WHAT THIS TASK INVOLVES —
Your job with the data below is to output exactly the lines from the one holding "Suppose a single" down to the one holding "The income elasticity of demand for", both included, and no others.
EXCERPTED DATA below:
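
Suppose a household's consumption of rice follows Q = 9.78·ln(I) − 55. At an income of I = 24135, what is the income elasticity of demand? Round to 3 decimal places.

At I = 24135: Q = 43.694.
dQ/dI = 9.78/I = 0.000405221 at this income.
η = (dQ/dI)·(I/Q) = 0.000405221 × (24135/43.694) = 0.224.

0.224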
End of EXCERPTED DATA.
EXCERPTED DATA below:
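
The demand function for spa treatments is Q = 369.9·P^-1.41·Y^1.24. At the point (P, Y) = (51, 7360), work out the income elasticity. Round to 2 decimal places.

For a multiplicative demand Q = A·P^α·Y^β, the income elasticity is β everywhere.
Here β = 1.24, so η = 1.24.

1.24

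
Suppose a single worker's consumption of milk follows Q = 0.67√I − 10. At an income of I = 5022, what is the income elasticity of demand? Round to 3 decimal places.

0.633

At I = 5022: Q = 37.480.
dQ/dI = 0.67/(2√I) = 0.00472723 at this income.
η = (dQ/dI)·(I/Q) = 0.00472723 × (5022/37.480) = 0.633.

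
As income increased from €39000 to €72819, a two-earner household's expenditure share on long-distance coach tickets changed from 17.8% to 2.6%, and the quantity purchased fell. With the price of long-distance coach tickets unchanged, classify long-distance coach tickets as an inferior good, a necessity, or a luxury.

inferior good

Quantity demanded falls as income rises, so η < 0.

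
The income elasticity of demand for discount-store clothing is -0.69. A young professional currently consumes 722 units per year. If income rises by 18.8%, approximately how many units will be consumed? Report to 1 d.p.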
End of EXCERPTED DATA.
RESULT OF THE EXERCISE —
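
Suppose a single worker's consumption of milk follows Q = 0.67√I − 10. At an income of I = 5022, what is the income elasticity of demand? Round to 3 decimal places.

0.633

At I = 5022: Q = 37.480.
dQ/dI = 0.67/(2√I) = 0.00472723 at this income.
η = (dQ/dI)·(I/Q) = 0.00472723 × (5022/37.480) = 0.633.

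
As income increased from €39000 to €72819, a two-earner household's expenditure share on long-distance coach tickets changed from 17.8% to 2.6%, and the quantity purchased fell. With the price of long-distance coach tickets unchanged, classify long-distance coach tickets as an inferior good, a necessity, or a luxury.

inferior good

Quantity demanded falls as income rises, so η < 0.

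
The income elasticity of demand for discount-store clothing is -0.69. A young professional currently consumes 722 units per year. If income rises by 18.8%, approximately how many units will be consumed? Report to 1 d.p.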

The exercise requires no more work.